- Task item -
The full listing should be duplicated word for word.
[Material provided — start]
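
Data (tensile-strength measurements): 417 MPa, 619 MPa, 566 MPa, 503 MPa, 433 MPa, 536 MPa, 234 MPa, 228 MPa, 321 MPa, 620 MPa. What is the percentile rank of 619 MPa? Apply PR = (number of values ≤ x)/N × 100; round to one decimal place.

N = 10.
Strictly below 619: 8. Equal to 619: 1.
PR = 9/10 × 100 = 90.0

90.0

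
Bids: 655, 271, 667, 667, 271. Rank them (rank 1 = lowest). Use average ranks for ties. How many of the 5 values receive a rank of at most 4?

Sorted (ascending): 271, 271, 655, 667, 667
The 2 values of 271 occupy positions 1–2 → average rank (1+2)/2 = 1.5.
The 2 values of 667 occupy positions 4–5 → average rank (4+5)/2 = 4.5.
Ranks ≤ 4: {1.5, 1.5, 3} → 3 values.

3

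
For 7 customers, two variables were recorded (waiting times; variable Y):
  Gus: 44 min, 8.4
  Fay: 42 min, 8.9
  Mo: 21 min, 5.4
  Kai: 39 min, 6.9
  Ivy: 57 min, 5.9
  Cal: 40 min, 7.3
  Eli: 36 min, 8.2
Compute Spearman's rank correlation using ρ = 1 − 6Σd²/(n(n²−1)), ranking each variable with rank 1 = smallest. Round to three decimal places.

0.321

Ranks of variable 1: 6, 5, 1, 3, 7, 4, 2
Ranks of variable 2: 6, 7, 1, 3, 2, 4, 5
d = r₁ − r₂: 0, -2, 0, 0, 5, 0, -3
d²: 0, 4, 0, 0, 25, 0, 9; Σd² = 38
ρ = 1 − 6·38/(7·48) = 1 − 228/336 = 0.321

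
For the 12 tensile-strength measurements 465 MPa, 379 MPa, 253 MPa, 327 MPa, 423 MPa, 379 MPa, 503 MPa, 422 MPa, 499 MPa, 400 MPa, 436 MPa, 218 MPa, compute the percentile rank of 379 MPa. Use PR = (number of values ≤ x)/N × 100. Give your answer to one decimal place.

N = 12.
Strictly below 379: 3. Equal to 379: 2.
PR = 5/12 × 100 = 41.7

41.7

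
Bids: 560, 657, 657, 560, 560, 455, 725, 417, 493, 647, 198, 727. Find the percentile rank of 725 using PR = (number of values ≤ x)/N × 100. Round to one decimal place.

N = 12.
Strictly below 725: 10. Equal to 725: 1.
PR = 11/12 × 100 = 91.7

91.7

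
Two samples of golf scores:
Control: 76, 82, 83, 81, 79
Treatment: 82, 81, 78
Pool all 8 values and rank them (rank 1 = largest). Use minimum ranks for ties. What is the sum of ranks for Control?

Sorted (descending): 83, 82, 82, 81, 81, 79, 78, 76
The 2 values of 82 occupy positions 2–3 → each gets rank 2.
The 2 values of 81 occupy positions 4–5 → each gets rank 4.
Control values → pooled ranks: 76→8, 82→2, 83→1, 81→4, 79→6
Rank sum = 8 + 2 + 1 + 4 + 6 = 21

21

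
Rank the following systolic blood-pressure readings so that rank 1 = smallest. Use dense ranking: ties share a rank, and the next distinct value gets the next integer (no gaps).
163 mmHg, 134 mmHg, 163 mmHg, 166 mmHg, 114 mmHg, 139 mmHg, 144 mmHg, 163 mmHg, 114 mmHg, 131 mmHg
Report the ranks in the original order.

Sorted (ascending): 114, 114, 131, 134, 139, 144, 163, 163, 163, 166
The 2 values of 114 share dense rank 1.
The 3 values of 163 share dense rank 6.
Remaining distinct values take the next consecutive integers.

6, 3, 6, 7, 1, 4, 5, 6, 1, 2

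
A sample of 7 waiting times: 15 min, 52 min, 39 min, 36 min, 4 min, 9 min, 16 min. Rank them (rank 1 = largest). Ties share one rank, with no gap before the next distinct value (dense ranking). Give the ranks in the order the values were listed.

5, 1, 2, 3, 7, 6, 4

Sorted (descending): 52, 39, 36, 16, 15, 9, 4
No ties — each value takes its position as its rank.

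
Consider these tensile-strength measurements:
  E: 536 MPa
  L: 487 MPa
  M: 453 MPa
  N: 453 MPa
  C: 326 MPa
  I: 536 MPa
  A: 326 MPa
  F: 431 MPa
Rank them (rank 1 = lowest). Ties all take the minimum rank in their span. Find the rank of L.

Sorted (ascending): 326, 326, 431, 453, 453, 487, 536, 536
The 2 values of 326 occupy positions 1–2 → each gets rank 1.
The 2 values of 453 occupy positions 4–5 → each gets rank 4.
The 2 values of 536 occupy positions 7–8 → each gets rank 7.
L has value 487 MPa → rank 6.

6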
[Material provided — finish]
- Answer for the task -
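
Data (tensile-strength measurements): 417 MPa, 619 MPa, 566 MPa, 503 MPa, 433 MPa, 536 MPa, 234 MPa, 228 MPa, 321 MPa, 620 MPa. What is the percentile rank of 619 MPa? Apply PR = (number of values ≤ x)/N × 100; round to one decimal place.

N = 10.
Strictly below 619: 8. Equal to 619: 1.
PR = 9/10 × 100 = 90.0

90.0

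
Bids: 655, 271, 667, 667, 271. Rank them (rank 1 = lowest). Use average ranks for ties. How many of the 5 values receive a rank of at most 4?

Sorted (ascending): 271, 271, 655, 667, 667
The 2 values of 271 occupy positions 1–2 → average rank (1+2)/2 = 1.5.
The 2 values of 667 occupy positions 4–5 → average rank (4+5)/2 = 4.5.
Ranks ≤ 4: {1.5, 1.5, 3} → 3 values.

3

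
For 7 customers, two variables were recorded (waiting times; variable Y):
  Gus: 44 min, 8.4
  Fay: 42 min, 8.9
  Mo: 21 min, 5.4
  Kai: 39 min, 6.9
  Ivy: 57 min, 5.9
  Cal: 40 min, 7.3
  Eli: 36 min, 8.2
Compute Spearman's rank correlation using ρ = 1 − 6Σd²/(n(n²−1)), ranking each variable with rank 1 = smallest. Round to three decimal places.

0.321

Ranks of variable 1: 6, 5, 1, 3, 7, 4, 2
Ranks of variable 2: 6, 7, 1, 3, 2, 4, 5
d = r₁ − r₂: 0, -2, 0, 0, 5, 0, -3
d²: 0, 4, 0, 0, 25, 0, 9; Σd² = 38
ρ = 1 − 6·38/(7·48) = 1 − 228/336 = 0.321

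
For the 12 tensile-strength measurements 465 MPa, 379 MPa, 253 MPa, 327 MPa, 423 MPa, 379 MPa, 503 MPa, 422 MPa, 499 MPa, 400 MPa, 436 MPa, 218 MPa, compute the percentile rank of 379 MPa. Use PR = (number of values ≤ x)/N × 100. Give your answer to one decimal place.

N = 12.
Strictly below 379: 3. Equal to 379: 2.
PR = 5/12 × 100 = 41.7

41.7

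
Bids: 560, 657, 657, 560, 560, 455, 725, 417, 493, 647, 198, 727. Find the percentile rank of 725 using PR = (number of values ≤ x)/N × 100. Round to one decimal place.

N = 12.
Strictly below 725: 10. Equal to 725: 1.
PR = 11/12 × 100 = 91.7

91.7

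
Two samples of golf scores:
Control: 76, 82, 83, 81, 79
Treatment: 82, 81, 78
Pool all 8 values and rank them (rank 1 = largest). Use minimum ranks for ties. What is the sum of ranks for Control?

Sorted (descending): 83, 82, 82, 81, 81, 79, 78, 76
The 2 values of 82 occupy positions 2–3 → each gets rank 2.
The 2 values of 81 occupy positions 4–5 → each gets rank 4.
Control values → pooled ranks: 76→8, 82→2, 83→1, 81→4, 79→6
Rank sum = 8 + 2 + 1 + 4 + 6 = 21

21

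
Rank the following systolic blood-pressure readings so that rank 1 = smallest. Use dense ranking: ties share a rank, and the next distinct value gets the next integer (no gaps).
163 mmHg, 134 mmHg, 163 mmHg, 166 mmHg, 114 mmHg, 139 mmHg, 144 mmHg, 163 mmHg, 114 mmHg, 131 mmHg
Report the ranks in the original order.

Sorted (ascending): 114, 114, 131, 134, 139, 144, 163, 163, 163, 166
The 2 values of 114 share dense rank 1.
The 3 values of 163 share dense rank 6.
Remaining distinct values take the next consecutive integers.

6, 3, 6, 7, 1, 4, 5, 6, 1, 2

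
A sample of 7 waiting times: 15 min, 52 min, 39 min, 36 min, 4 min, 9 min, 16 min. Rank them (rank 1 = largest). Ties share one rank, with no gap before the next distinct value (dense ranking). Give the ranks in the order the values were listed.

5, 1, 2, 3, 7, 6, 4

Sorted (descending): 52, 39, 36, 16, 15, 9, 4
No ties — each value takes its position as its rank.

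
Consider these tensile-strength measurements:
  E: 536 MPa
  L: 487 MPa
  M: 453 MPa
  N: 453 MPa
  C: 326 MPa
  I: 536 MPa
  A: 326 MPa
  F: 431 MPa
Rank them (rank 1 = lowest). Ties all take the minimum rank in their span. Find the rank of L.

Sorted (ascending): 326, 326, 431, 453, 453, 487, 536, 536
The 2 values of 326 occupy positions 1–2 → each gets rank 1.
The 2 values of 453 occupy positions 4–5 → each gets rank 4.
The 2 values of 536 occupy positions 7–8 → each gets rank 7.
L has value 487 MPa → rank 6.

6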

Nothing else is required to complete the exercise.